PROVIDED INFORMATION
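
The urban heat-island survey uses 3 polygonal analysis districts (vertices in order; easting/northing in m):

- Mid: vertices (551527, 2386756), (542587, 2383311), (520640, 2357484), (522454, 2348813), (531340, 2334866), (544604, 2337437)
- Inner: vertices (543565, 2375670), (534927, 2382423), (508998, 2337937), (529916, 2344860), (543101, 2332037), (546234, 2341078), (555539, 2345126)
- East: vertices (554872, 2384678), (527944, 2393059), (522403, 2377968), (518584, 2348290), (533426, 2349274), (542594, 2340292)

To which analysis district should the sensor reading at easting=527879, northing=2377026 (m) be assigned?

East

Cast a ray rightward from (527879, 2377026). For each polygon, the edges (by vertex number in listed order) whose endpoints lie on opposite sides of northing = 2377026, where each meets that height, and whether that is right or left of the point:
Mid: 2–3 at easting≈537246.2 (right), 6–1 at easting≈550161.2 (right) → 2 crossings.
Inner: 1–2 at easting≈541830.5 (right), 2–3 at easting≈531781.3 (right) → 2 crossings.
East: 3–4 at easting≈522281.8 (left), 6–1 at easting≈552755.3 (right) → 1 crossing.
Only East has an odd count, so the point is inside East.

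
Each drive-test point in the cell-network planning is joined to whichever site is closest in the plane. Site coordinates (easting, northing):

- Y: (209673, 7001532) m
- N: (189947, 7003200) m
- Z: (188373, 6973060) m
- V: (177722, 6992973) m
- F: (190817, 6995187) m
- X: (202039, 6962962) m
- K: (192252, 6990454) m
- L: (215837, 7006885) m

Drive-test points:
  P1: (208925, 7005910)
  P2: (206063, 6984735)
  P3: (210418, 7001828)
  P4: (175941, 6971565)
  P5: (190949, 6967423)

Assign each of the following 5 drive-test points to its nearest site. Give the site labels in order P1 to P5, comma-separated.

P1 → Y (d²=19726388.00)
P2 → K (d²=223450682.00)
P3 → Y (d²=642641.00)
P4 → Z (d²=156789649.00)
P5 → Z (d²=38411545.00)

Y, K, Y, Z, Z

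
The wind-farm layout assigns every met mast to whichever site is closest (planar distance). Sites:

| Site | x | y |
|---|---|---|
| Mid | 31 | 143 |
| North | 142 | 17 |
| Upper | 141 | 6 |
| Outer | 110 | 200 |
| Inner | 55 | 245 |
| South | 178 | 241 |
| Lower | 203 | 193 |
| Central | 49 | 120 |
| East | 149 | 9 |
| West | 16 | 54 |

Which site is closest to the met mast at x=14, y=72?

West

Squared distances to each site:
Mid: 5330.000; North: 19409.000; Upper: 20485.000; Outer: 25600.000; Inner: 31610.000; South: 55457.000; Lower: 50362.000; Central: 3529.000; East: 22194.000; West: 328.000.
Minimum at West.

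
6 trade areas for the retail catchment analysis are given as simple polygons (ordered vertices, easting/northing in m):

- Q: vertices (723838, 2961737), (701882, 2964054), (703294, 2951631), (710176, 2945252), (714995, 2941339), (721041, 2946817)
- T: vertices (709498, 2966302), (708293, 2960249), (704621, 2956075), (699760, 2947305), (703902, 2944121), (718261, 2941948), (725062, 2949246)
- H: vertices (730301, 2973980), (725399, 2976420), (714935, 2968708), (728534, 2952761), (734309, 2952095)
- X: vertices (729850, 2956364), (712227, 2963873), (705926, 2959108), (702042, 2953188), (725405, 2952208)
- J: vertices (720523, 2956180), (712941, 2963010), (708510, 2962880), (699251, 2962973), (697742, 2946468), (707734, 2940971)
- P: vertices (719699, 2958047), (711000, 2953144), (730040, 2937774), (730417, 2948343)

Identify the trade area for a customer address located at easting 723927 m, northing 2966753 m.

Cast a ray rightward from (723927, 2966753). For each polygon, the edges (by vertex number in listed order) whose endpoints lie on opposite sides of northing = 2966753, where each meets that height, and whether that is right or left of the point:
Q: no edge straddles that height → 0 crossings.
T: no edge straddles that height → 0 crossings.
H: 3–4 at easting≈716602.2 (left), 5–1 at easting≈731624.5 (right) → 1 crossing.
X: no edge straddles that height → 0 crossings.
J: no edge straddles that height → 0 crossings.
P: no edge straddles that height → 0 crossings.
Only H has an odd count, so the point is inside H.

H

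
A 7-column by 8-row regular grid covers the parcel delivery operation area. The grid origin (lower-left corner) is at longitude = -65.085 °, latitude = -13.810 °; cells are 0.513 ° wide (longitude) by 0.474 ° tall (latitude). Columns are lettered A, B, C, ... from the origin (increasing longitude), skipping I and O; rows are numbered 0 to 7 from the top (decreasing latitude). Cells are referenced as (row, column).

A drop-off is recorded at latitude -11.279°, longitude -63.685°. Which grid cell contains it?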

WHAT THE TASK REQUIRES
Copy out, exactly and alone, the lines of the entries above between the ones holding "- Z: (188373, 6973060) m" and "P5: (190949, 6967423)", inclusive.

EXERCISE SOLUTION
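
- Z: (188373, 6973060) m
- V: (177722, 6992973) m
- F: (190817, 6995187) m
- X: (202039, 6962962) m
- K: (192252, 6990454) m
- L: (215837, 7006885) m

Drive-test points:
  P1: (208925, 7005910)
  P2: (206063, 6984735)
  P3: (210418, 7001828)
  P4: (175941, 6971565)
  P5: (190949, 6967423)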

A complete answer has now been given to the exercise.